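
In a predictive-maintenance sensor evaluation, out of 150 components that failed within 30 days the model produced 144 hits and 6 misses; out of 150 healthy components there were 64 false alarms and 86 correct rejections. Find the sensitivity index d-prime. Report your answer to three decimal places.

d-prime = 1.936

H = 144/150 = 0.9600
FA = 64/150 = 0.4267
z(H) = z(0.9600) = 1.7507
z(FA) = z(0.4267) = -0.1848
d' = z(H) − z(FA) = 1.7507 − (-0.1848) = 1.9355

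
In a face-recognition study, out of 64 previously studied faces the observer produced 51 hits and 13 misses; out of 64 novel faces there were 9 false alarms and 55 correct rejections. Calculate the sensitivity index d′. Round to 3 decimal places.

H = 51/64 = 0.7969
FA = 9/64 = 0.1406
z(0.7969) = 0.8306, z(0.1406) = -1.0776
d' = z(H) − z(FA) = 0.8306 − (-1.0776) = 1.9082

d′ = 1.908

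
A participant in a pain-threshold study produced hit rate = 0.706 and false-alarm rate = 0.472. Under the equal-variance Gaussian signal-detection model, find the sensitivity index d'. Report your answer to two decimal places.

z(0.706) = 0.542, z(0.472) = -0.070
d' = z(H) − z(FA) = 0.542 − (-0.070) = 0.612

d' = 0.61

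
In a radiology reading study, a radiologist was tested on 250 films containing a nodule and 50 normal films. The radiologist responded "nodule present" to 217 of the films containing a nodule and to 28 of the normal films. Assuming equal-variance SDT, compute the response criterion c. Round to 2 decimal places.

c = -0.63

H = 217/250 = 0.8680
FA = 28/50 = 0.5600
Φ⁻¹(H) = 1.117
Φ⁻¹(FA) = 0.151
c = −½·[z(H) + z(FA)] = −0.5 × (1.117 + 0.151) = -0.634
c < 0: the radiologist has a liberal response bias.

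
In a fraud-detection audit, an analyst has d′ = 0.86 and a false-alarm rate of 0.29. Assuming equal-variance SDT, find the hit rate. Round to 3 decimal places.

z(false-alarm rate) = z(0.29) = -0.5534
z(H) = z(FA) + d' = -0.5534 + 0.86 = 0.3066
hit rate = Φ(0.3066) = 0.6204

hit rate = 0.620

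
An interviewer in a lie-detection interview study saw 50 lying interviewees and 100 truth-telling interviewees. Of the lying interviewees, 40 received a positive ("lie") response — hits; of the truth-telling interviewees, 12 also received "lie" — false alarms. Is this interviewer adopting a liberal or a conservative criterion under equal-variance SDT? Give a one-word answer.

conservative

z(H) = 0.842, z(FA) = -1.175
c = −½·(z(H) + z(FA)) = 0.1665
c > 0 → conservative criterion (biased toward responding “no”).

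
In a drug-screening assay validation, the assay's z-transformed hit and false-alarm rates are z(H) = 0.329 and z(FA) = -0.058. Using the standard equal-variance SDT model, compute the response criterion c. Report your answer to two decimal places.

c = −½·[z(H) + z(FA)] = −½·(0.329 + (-0.058)) = -0.1355
c < 0: the assay has a liberal response bias.

c = -0.14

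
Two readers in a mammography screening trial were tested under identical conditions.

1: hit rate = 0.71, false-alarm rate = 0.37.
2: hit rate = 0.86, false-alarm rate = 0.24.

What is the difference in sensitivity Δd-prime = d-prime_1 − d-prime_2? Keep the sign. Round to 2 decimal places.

Δd-prime = -0.90

1: z(0.71) = 0.553, z(0.37) = -0.332, d' = 0.885
2: z(0.86) = 1.080, z(0.24) = -0.706, d' = 1.786
Δd' = d'_1 − d'_2 = 0.885 − 1.786 = -0.901
2 has the higher sensitivity.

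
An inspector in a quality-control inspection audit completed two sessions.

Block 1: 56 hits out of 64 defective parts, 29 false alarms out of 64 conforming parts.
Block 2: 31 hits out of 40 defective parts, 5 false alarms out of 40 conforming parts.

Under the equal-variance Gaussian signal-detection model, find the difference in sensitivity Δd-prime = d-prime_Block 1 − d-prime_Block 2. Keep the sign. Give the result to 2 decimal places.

Δd-prime = -0.64

Block 1: z(0.8750) = 1.150, z(0.4531) = -0.118, d' = 1.268
Block 2: z(0.7750) = 0.755, z(0.1250) = -1.150, d' = 1.905
Δd' = d'_Block 1 − d'_Block 2 = 1.268 − 1.905 = -0.637
Block 2 has the higher sensitivity.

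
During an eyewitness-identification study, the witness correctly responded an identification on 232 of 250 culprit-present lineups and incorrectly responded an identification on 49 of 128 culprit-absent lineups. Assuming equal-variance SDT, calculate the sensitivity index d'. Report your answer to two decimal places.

H = 232/250 = 0.9280
FA = 49/128 = 0.3828
z(0.9280) = 1.4611, z(0.3828) = -0.2981
d' = z(H) − z(FA) = 1.4611 − (-0.2981) = 1.7592

d' = 1.76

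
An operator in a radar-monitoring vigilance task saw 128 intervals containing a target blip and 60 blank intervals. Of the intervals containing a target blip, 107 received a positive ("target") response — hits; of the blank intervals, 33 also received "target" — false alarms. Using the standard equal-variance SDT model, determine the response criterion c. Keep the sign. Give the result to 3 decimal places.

c = -0.552

H = 107/128 = 0.8359
FA = 33/60 = 0.5500
z(0.8359) = 0.9777, z(0.5500) = 0.1257
c = −½·[z(H) + z(FA)] = −0.5 × (0.9777 + 0.1257) = -0.5517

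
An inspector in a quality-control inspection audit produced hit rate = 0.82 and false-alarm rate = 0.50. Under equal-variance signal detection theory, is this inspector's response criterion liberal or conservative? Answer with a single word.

z(H) = 0.915, z(FA) = 0.000
c = −½·(z(H) + z(FA)) = -0.4575
c < 0 → liberal criterion (biased toward responding “yes”).

liberal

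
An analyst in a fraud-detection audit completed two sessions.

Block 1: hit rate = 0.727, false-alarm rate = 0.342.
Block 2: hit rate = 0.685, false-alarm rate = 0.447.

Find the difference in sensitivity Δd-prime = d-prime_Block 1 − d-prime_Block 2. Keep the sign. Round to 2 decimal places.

Δd-prime = 0.40

Block 1: z(0.727) = 0.604, z(0.342) = -0.407, d' = 1.011
Block 2: z(0.685) = 0.482, z(0.447) = -0.133, d' = 0.615
Δd' = d'_Block 1 − d'_Block 2 = 1.011 − 0.615 = 0.396
Block 1 has the higher sensitivity.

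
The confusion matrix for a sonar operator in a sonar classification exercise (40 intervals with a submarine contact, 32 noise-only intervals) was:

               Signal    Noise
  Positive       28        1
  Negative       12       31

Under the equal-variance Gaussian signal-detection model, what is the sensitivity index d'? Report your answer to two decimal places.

d' = 2.39

H = 28/40 = 0.7000
FA = 1/32 = 0.0312
z(H) = 0.524
z(FA) = -1.863
d' = z(H) − z(FA) = 0.524 − (-1.863) = 2.387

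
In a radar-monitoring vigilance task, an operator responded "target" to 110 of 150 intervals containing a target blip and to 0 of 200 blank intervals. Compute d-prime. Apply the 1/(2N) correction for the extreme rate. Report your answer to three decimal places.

d-prime = 3.430

The false-alarm rate is 0/200 = 0, so apply the 1/(2N) correction: FA → 1/(2·200) = 0.00250.
z(H) = z(0.73333) = 0.6229
z(FA) = z(0.00250) = -2.8070
d' = 0.6229 − (-2.8070) = 3.4299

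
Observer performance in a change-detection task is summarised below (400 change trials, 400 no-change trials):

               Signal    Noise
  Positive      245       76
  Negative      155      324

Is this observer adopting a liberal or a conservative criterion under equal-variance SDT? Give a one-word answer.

z(H) = 0.286, z(FA) = -0.878
c = −½·(z(H) + z(FA)) = 0.296
c > 0 → conservative criterion (biased toward responding “no”).

conservative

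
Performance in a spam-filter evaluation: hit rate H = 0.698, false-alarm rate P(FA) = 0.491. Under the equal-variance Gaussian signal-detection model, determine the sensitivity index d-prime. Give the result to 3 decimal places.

z(H) = z(0.698) = 0.5187
z(FA) = z(0.491) = -0.0226
d' = z(H) − z(FA) = 0.5187 − (-0.0226) = 0.5413

d-prime = 0.541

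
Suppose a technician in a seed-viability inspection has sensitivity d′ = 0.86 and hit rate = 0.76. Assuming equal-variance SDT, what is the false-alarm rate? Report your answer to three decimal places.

z(hit rate) = z(0.76) = 0.7063
z(FA) = z(H) − d' = 0.7063 − 0.86 = -0.1537
false-alarm rate = Φ(-0.1537) = 0.4389

false-alarm rate = 0.439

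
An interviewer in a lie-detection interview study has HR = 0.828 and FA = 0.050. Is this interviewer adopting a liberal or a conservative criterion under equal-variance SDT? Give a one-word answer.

z(H) = 0.946, z(FA) = -1.645
c = −½·(z(H) + z(FA)) = 0.3495
c > 0 → conservative criterion (biased toward responding “no”).

conservative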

WHAT THE EXERCISE ASKS. Which of the lines in the listing above include "sessions"? Report each of them.

OUTPUT.
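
An inspector in a quality-control inspection audit completed two sessions.
An analyst in a fraud-detection audit completed two sessions.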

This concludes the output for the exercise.